> [Exercise inputs]:
——————

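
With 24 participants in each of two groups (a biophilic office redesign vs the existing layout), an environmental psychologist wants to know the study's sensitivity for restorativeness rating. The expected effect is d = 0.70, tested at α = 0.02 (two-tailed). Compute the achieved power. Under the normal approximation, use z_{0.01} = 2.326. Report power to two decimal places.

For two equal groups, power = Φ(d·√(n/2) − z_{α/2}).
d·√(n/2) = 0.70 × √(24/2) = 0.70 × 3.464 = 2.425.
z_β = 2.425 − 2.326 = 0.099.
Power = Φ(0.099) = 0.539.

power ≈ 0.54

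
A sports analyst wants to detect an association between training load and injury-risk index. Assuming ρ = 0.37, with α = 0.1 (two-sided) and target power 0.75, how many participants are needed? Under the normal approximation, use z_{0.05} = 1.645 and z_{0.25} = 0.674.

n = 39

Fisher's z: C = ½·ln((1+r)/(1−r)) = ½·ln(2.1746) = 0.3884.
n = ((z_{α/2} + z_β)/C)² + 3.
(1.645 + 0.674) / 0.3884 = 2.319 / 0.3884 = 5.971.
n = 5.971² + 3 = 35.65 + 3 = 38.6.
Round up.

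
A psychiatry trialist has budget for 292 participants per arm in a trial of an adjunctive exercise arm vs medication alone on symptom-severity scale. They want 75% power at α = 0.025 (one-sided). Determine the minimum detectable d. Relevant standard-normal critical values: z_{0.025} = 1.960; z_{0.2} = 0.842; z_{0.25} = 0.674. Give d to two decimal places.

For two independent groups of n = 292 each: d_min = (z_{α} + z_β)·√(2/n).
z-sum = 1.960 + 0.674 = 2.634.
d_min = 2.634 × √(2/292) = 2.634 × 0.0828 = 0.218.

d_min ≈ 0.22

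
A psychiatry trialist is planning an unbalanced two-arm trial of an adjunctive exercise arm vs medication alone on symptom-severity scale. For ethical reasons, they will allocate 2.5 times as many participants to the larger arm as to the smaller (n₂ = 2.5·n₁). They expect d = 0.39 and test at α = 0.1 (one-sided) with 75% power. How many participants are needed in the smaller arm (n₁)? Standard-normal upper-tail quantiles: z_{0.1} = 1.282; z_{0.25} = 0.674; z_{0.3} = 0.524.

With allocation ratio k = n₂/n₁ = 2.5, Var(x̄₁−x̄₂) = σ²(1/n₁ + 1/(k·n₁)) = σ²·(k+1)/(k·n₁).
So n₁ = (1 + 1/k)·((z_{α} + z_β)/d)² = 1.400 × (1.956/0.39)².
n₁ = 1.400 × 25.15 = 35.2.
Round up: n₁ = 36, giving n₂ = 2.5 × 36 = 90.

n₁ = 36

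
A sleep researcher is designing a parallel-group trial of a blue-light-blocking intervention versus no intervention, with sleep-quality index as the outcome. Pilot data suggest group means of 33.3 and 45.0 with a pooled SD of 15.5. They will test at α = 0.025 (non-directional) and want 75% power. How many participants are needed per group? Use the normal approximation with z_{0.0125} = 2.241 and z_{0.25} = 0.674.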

——————

> [Work item]: Above are the entries; give them back verbatim.

> [Solution to this exercise]:
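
With 24 participants in each of two groups (a biophilic office redesign vs the existing layout), an environmental psychologist wants to know the study's sensitivity for restorativeness rating. The expected effect is d = 0.70, tested at α = 0.02 (two-tailed). Compute the achieved power. Under the normal approximation, use z_{0.01} = 2.326. Report power to two decimal places.

For two equal groups, power = Φ(d·√(n/2) − z_{α/2}).
d·√(n/2) = 0.70 × √(24/2) = 0.70 × 3.464 = 2.425.
z_β = 2.425 − 2.326 = 0.099.
Power = Φ(0.099) = 0.539.

power ≈ 0.54

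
A sports analyst wants to detect an association between training load and injury-risk index. Assuming ρ = 0.37, with α = 0.1 (two-sided) and target power 0.75, how many participants are needed? Under the normal approximation, use z_{0.05} = 1.645 and z_{0.25} = 0.674.

n = 39

Fisher's z: C = ½·ln((1+r)/(1−r)) = ½·ln(2.1746) = 0.3884.
n = ((z_{α/2} + z_β)/C)² + 3.
(1.645 + 0.674) / 0.3884 = 2.319 / 0.3884 = 5.971.
n = 5.971² + 3 = 35.65 + 3 = 38.6.
Round up.

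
A psychiatry trialist has budget for 292 participants per arm in a trial of an adjunctive exercise arm vs medication alone on symptom-severity scale. They want 75% power at α = 0.025 (one-sided). Determine the minimum detectable d. Relevant standard-normal critical values: z_{0.025} = 1.960; z_{0.2} = 0.842; z_{0.25} = 0.674. Give d to two decimal places.

For two independent groups of n = 292 each: d_min = (z_{α} + z_β)·√(2/n).
z-sum = 1.960 + 0.674 = 2.634.
d_min = 2.634 × √(2/292) = 2.634 × 0.0828 = 0.218.

d_min ≈ 0.22

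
A psychiatry trialist is planning an unbalanced two-arm trial of an adjunctive exercise arm vs medication alone on symptom-severity scale. For ethical reasons, they will allocate 2.5 times as many participants to the larger arm as to the smaller (n₂ = 2.5·n₁). They expect d = 0.39 and test at α = 0.1 (one-sided) with 75% power. How many participants are needed in the smaller arm (n₁)? Standard-normal upper-tail quantiles: z_{0.1} = 1.282; z_{0.25} = 0.674; z_{0.3} = 0.524.

With allocation ratio k = n₂/n₁ = 2.5, Var(x̄₁−x̄₂) = σ²(1/n₁ + 1/(k·n₁)) = σ²·(k+1)/(k·n₁).
So n₁ = (1 + 1/k)·((z_{α} + z_β)/d)² = 1.400 × (1.956/0.39)².
n₁ = 1.400 × 25.15 = 35.2.
Round up: n₁ = 36, giving n₂ = 2.5 × 36 = 90.

n₁ = 36

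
A sleep researcher is designing a parallel-group trial of a blue-light-blocking intervention versus no intervention, with sleep-quality index as the outcome. Pilot data suggest group means of 33.3 and 45.0 with a pooled SD of 15.5. They will test at α = 0.025 (non-directional) and want 75% power. How many participants are needed per group? Use the normal approximation with z_{0.0125} = 2.241 and z_{0.25} = 0.674.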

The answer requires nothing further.